-------- EXERCISE MATERIALS
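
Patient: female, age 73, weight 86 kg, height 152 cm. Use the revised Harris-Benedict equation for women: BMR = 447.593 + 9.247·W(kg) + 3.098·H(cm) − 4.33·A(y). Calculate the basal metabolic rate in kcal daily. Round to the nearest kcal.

Harris-Benedict: BMR = 447.593 + 9.247(86) + 3.098(152) − 4.33(73) = 1397.641 kcal/day.

1398 kcal daily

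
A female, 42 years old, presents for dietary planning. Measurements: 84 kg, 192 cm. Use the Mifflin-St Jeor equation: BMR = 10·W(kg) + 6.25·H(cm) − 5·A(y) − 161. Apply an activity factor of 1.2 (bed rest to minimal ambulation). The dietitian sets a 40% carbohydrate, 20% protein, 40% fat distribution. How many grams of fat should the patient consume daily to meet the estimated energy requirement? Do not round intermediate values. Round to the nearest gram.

89 g/day

Mifflin-St Jeor (female): BMR = 10(84) + 6.25(192) − 5(42) − 161 = 840 + 1200 − 210 − 161 = 1669 kcal/day.
TEE = 1669 × 1.2 = 2002.8 kcal/day.
Fat energy = 40% × 2002.8 = 801.12 kcal.
Fat = 801.12 ÷ 9 kcal/g = 89.0133 g.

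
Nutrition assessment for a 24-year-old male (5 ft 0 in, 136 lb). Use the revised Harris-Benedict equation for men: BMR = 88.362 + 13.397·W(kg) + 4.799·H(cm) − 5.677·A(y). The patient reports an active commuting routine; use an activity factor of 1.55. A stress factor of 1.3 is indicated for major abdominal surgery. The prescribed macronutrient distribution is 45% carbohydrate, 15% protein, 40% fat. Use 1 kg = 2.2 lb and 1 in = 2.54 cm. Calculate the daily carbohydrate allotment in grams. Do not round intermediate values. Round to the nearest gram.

343 g/day

Convert to metric: weight = 136 ÷ 2.2 = 61.8182 kg; height = (5×12 + 0) × 2.54 = 60 × 2.54 = 152.4 cm.
Harris-Benedict: BMR = 88.362 + 13.397(61.8182) + 4.799(152.4) − 5.677(24) = 1511.6598 kcal/day.
TEE = 1511.6598 × 1.55 = 2343.0727 kcal/day.
With stress factor 1.3: 2343.0727 × 1.3 = 3045.9945 kcal/day.
Carbohydrate energy = 45% × 3045.9945 = 1370.6975 kcal.
Carbohydrate = 1370.6975 ÷ 4 kcal/g = 342.6744 g.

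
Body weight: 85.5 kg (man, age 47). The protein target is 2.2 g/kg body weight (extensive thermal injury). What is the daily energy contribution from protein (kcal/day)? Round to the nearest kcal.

Protein = 2.2 g/kg × 85.5 kg = 188.1 g/day.
Protein energy = 188.1 g × 4 kcal/g = 752.4 kcal/day.

752 kcal/day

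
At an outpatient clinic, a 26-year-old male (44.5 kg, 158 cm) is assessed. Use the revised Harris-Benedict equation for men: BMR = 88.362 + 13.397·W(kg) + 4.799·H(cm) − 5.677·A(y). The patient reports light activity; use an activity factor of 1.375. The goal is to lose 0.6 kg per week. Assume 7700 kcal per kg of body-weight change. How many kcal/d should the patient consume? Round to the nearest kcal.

Harris-Benedict: BMR = 88.362 + 13.397(44.5) + 4.799(158) − 5.677(26) = 1295.1685 kcal/day.
TEE = 1295.1685 × 1.375 = 1780.8567 kcal/day.
Required daily deficit = 0.6 × 7700 ÷ 7 = 660 kcal/day.
Target intake = 1780.8567 − 660 = 1120.8567 kcal/day.

1121 kcal/d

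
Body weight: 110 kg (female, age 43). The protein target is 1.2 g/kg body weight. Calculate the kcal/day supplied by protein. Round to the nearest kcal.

Protein = 1.2 g/kg × 110 kg = 132 g/day.
Protein energy = 132 g × 4 kcal/g = 528 kcal/day.

528 kcal/day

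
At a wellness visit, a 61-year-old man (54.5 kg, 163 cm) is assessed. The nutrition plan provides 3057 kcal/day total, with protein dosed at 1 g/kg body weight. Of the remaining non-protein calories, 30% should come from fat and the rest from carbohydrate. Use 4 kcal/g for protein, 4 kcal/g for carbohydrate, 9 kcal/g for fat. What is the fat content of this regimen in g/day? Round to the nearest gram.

95 g/day

Protein = 1 × 54.5 = 54.5 g → 54.5 × 4 = 218 kcal.
Non-protein calories = 3057 − 218 = 2839 kcal.
Fat: 30% × 2839 = 851.7 kcal; carbohydrate: 1987.3 kcal.
Fat: 851.7 kcal ÷ 9 kcal/g = 94.6333 g.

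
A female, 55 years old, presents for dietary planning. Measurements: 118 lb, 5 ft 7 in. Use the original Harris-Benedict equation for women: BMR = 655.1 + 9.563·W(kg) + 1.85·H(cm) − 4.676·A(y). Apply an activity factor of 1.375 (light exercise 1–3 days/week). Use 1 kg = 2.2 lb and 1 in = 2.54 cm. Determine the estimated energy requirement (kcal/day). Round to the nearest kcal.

1685 kcal/day

Convert to metric: weight = 118 ÷ 2.2 = 53.6364 kg; height = (5×12 + 7) × 2.54 = 67 × 2.54 = 170.18 cm.
Harris-Benedict: BMR = 655.1 + 9.563(53.6364) + 1.85(170.18) − 4.676(55) = 1225.6775 kcal/day.
TEE = BMR × activity factor = 1225.6775 × 1.375 = 1685.3066 kcal/day.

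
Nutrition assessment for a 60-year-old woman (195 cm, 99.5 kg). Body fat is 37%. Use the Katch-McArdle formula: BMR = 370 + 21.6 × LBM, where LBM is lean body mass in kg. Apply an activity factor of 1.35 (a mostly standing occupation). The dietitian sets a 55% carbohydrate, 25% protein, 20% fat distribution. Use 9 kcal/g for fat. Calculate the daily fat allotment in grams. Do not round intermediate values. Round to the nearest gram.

LBM = 99.5 × (1 − 0.37) = 62.685 kg. Katch-McArdle: BMR = 370 + 21.6 × 62.685 = 1723.996 kcal/day.
TEE = 1723.996 × 1.35 = 2327.3946 kcal/day.
Fat energy = 20% × 2327.3946 = 465.4789 kcal.
Fat = 465.4789 ÷ 9 kcal/g = 51.7199 g.

52 g/day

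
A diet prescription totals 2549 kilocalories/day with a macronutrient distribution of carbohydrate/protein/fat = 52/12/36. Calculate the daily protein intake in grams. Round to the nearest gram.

76 g/day

Protein energy = 12% × 2549 = 305.88 kcal.
At 4 kcal/g: 305.88 ÷ 4 = 76.47 g.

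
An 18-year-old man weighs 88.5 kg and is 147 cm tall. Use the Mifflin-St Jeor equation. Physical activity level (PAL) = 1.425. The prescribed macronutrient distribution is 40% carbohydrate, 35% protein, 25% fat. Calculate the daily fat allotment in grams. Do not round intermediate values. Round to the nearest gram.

68 g/day

Mifflin-St Jeor (male): BMR = 10(88.5) + 6.25(147) − 5(18) + 5 = 885 + 918.75 − 90 + 5 = 1718.75 kcal/day.
TEE = 1718.75 × 1.425 = 2449.2188 kcal/day.
Fat energy = 25% × 2449.2188 = 612.3047 kcal.
Fat = 612.3047 ÷ 9 kcal/g = 68.0339 g.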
----------------
- TASK INSTRUCTIONS:
What you write must match the records above line for line.

- TASK OUTPUT:
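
Patient: female, age 73, weight 86 kg, height 152 cm. Use the revised Harris-Benedict equation for women: BMR = 447.593 + 9.247·W(kg) + 3.098·H(cm) − 4.33·A(y). Calculate the basal metabolic rate in kcal daily. Round to the nearest kcal.

Harris-Benedict: BMR = 447.593 + 9.247(86) + 3.098(152) − 4.33(73) = 1397.641 kcal/day.

1398 kcal daily

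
A female, 42 years old, presents for dietary planning. Measurements: 84 kg, 192 cm. Use the Mifflin-St Jeor equation: BMR = 10·W(kg) + 6.25·H(cm) − 5·A(y) − 161. Apply an activity factor of 1.2 (bed rest to minimal ambulation). The dietitian sets a 40% carbohydrate, 20% protein, 40% fat distribution. How many grams of fat should the patient consume daily to meet the estimated energy requirement? Do not round intermediate values. Round to the nearest gram.

89 g/day

Mifflin-St Jeor (female): BMR = 10(84) + 6.25(192) − 5(42) − 161 = 840 + 1200 − 210 − 161 = 1669 kcal/day.
TEE = 1669 × 1.2 = 2002.8 kcal/day.
Fat energy = 40% × 2002.8 = 801.12 kcal.
Fat = 801.12 ÷ 9 kcal/g = 89.0133 g.

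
Nutrition assessment for a 24-year-old male (5 ft 0 in, 136 lb). Use the revised Harris-Benedict equation for men: BMR = 88.362 + 13.397·W(kg) + 4.799·H(cm) − 5.677·A(y). The patient reports an active commuting routine; use an activity factor of 1.55. A stress factor of 1.3 is indicated for major abdominal surgery. The prescribed macronutrient distribution is 45% carbohydrate, 15% protein, 40% fat. Use 1 kg = 2.2 lb and 1 in = 2.54 cm. Calculate the daily carbohydrate allotment in grams. Do not round intermediate values. Round to the nearest gram.

343 g/day

Convert to metric: weight = 136 ÷ 2.2 = 61.8182 kg; height = (5×12 + 0) × 2.54 = 60 × 2.54 = 152.4 cm.
Harris-Benedict: BMR = 88.362 + 13.397(61.8182) + 4.799(152.4) − 5.677(24) = 1511.6598 kcal/day.
TEE = 1511.6598 × 1.55 = 2343.0727 kcal/day.
With stress factor 1.3: 2343.0727 × 1.3 = 3045.9945 kcal/day.
Carbohydrate energy = 45% × 3045.9945 = 1370.6975 kcal.
Carbohydrate = 1370.6975 ÷ 4 kcal/g = 342.6744 g.

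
Body weight: 85.5 kg (man, age 47). The protein target is 2.2 g/kg body weight (extensive thermal injury). What is the daily energy contribution from protein (kcal/day)? Round to the nearest kcal.

Protein = 2.2 g/kg × 85.5 kg = 188.1 g/day.
Protein energy = 188.1 g × 4 kcal/g = 752.4 kcal/day.

752 kcal/day

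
At an outpatient clinic, a 26-year-old male (44.5 kg, 158 cm) is assessed. Use the revised Harris-Benedict equation for men: BMR = 88.362 + 13.397·W(kg) + 4.799·H(cm) − 5.677·A(y). The patient reports light activity; use an activity factor of 1.375. The goal is to lose 0.6 kg per week. Assume 7700 kcal per kg of body-weight change. How many kcal/d should the patient consume? Round to the nearest kcal.

Harris-Benedict: BMR = 88.362 + 13.397(44.5) + 4.799(158) − 5.677(26) = 1295.1685 kcal/day.
TEE = 1295.1685 × 1.375 = 1780.8567 kcal/day.
Required daily deficit = 0.6 × 7700 ÷ 7 = 660 kcal/day.
Target intake = 1780.8567 − 660 = 1120.8567 kcal/day.

1121 kcal/d

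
Body weight: 110 kg (female, age 43). The protein target is 1.2 g/kg body weight. Calculate the kcal/day supplied by protein. Round to the nearest kcal.

Protein = 1.2 g/kg × 110 kg = 132 g/day.
Protein energy = 132 g × 4 kcal/g = 528 kcal/day.

528 kcal/day

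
At a wellness visit, a 61-year-old man (54.5 kg, 163 cm) is assessed. The nutrition plan provides 3057 kcal/day total, with protein dosed at 1 g/kg body weight. Of the remaining non-protein calories, 30% should come from fat and the rest from carbohydrate. Use 4 kcal/g for protein, 4 kcal/g for carbohydrate, 9 kcal/g for fat. What is the fat content of this regimen in g/day? Round to the nearest gram.

95 g/day

Protein = 1 × 54.5 = 54.5 g → 54.5 × 4 = 218 kcal.
Non-protein calories = 3057 − 218 = 2839 kcal.
Fat: 30% × 2839 = 851.7 kcal; carbohydrate: 1987.3 kcal.
Fat: 851.7 kcal ÷ 9 kcal/g = 94.6333 g.

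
A female, 55 years old, presents for dietary planning. Measurements: 118 lb, 5 ft 7 in. Use the original Harris-Benedict equation for women: BMR = 655.1 + 9.563·W(kg) + 1.85·H(cm) − 4.676·A(y). Apply an activity factor of 1.375 (light exercise 1–3 days/week). Use 1 kg = 2.2 lb and 1 in = 2.54 cm. Determine the estimated energy requirement (kcal/day). Round to the nearest kcal.

1685 kcal/day

Convert to metric: weight = 118 ÷ 2.2 = 53.6364 kg; height = (5×12 + 7) × 2.54 = 67 × 2.54 = 170.18 cm.
Harris-Benedict: BMR = 655.1 + 9.563(53.6364) + 1.85(170.18) − 4.676(55) = 1225.6775 kcal/day.
TEE = BMR × activity factor = 1225.6775 × 1.375 = 1685.3066 kcal/day.

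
Nutrition assessment for a 60-year-old woman (195 cm, 99.5 kg). Body fat is 37%. Use the Katch-McArdle formula: BMR = 370 + 21.6 × LBM, where LBM is lean body mass in kg. Apply an activity factor of 1.35 (a mostly standing occupation). The dietitian sets a 55% carbohydrate, 25% protein, 20% fat distribution. Use 9 kcal/g for fat. Calculate the daily fat allotment in grams. Do not round intermediate values. Round to the nearest gram.

LBM = 99.5 × (1 − 0.37) = 62.685 kg. Katch-McArdle: BMR = 370 + 21.6 × 62.685 = 1723.996 kcal/day.
TEE = 1723.996 × 1.35 = 2327.3946 kcal/day.
Fat energy = 20% × 2327.3946 = 465.4789 kcal.
Fat = 465.4789 ÷ 9 kcal/g = 51.7199 g.

52 g/day

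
A diet prescription totals 2549 kilocalories/day with a macronutrient distribution of carbohydrate/protein/fat = 52/12/36. Calculate the daily protein intake in grams. Round to the nearest gram.

76 g/day

Protein energy = 12% × 2549 = 305.88 kcal.
At 4 kcal/g: 305.88 ÷ 4 = 76.47 g.

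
An 18-year-old man weighs 88.5 kg and is 147 cm tall. Use the Mifflin-St Jeor equation. Physical activity level (PAL) = 1.425. The prescribed macronutrient distribution is 40% carbohydrate, 35% protein, 25% fat. Calculate the daily fat allotment in grams. Do not round intermediate values. Round to the nearest gram.

68 g/day

Mifflin-St Jeor (male): BMR = 10(88.5) + 6.25(147) − 5(18) + 5 = 885 + 918.75 − 90 + 5 = 1718.75 kcal/day.
TEE = 1718.75 × 1.425 = 2449.2188 kcal/day.
Fat energy = 25% × 2449.2188 = 612.3047 kcal.
Fat = 612.3047 ÷ 9 kcal/g = 68.0339 g.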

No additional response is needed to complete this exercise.